YOUR GOAL
Work through the data line by line, gathering every line that has the word "Tool".

**** MATERIAL SHOWN

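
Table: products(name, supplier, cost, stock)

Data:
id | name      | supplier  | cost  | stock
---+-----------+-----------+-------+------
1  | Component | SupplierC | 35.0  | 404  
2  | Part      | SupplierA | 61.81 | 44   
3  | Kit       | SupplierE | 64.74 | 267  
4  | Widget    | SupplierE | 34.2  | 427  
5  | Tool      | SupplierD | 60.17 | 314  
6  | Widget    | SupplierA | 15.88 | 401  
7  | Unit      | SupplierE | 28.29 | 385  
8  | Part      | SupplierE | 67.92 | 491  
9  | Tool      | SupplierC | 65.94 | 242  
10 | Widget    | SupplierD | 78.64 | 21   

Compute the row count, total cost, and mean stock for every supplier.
SELECT supplier,
       COUNT(*) as cnt,
       SUM(cost) as total_cost,
       AVG(stock) as avg_stock
FROM products
GROUP BY supplier

Result:
  SupplierA: 2 records, 77.69 total cost, 222.50 avg stock
  SupplierC: 2 records, 100.94 total cost, 323.00 avg stock
  SupplierD: 2 records, 138.81 total cost, 167.50 avg stock
  SupplierE: 4 records, 195.15 total cost, 392.50 avg stock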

********

ANSWER SECTION
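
5  | Tool      | SupplierD | 60.17 | 314  
9  | Tool      | SupplierC | 65.94 | 242  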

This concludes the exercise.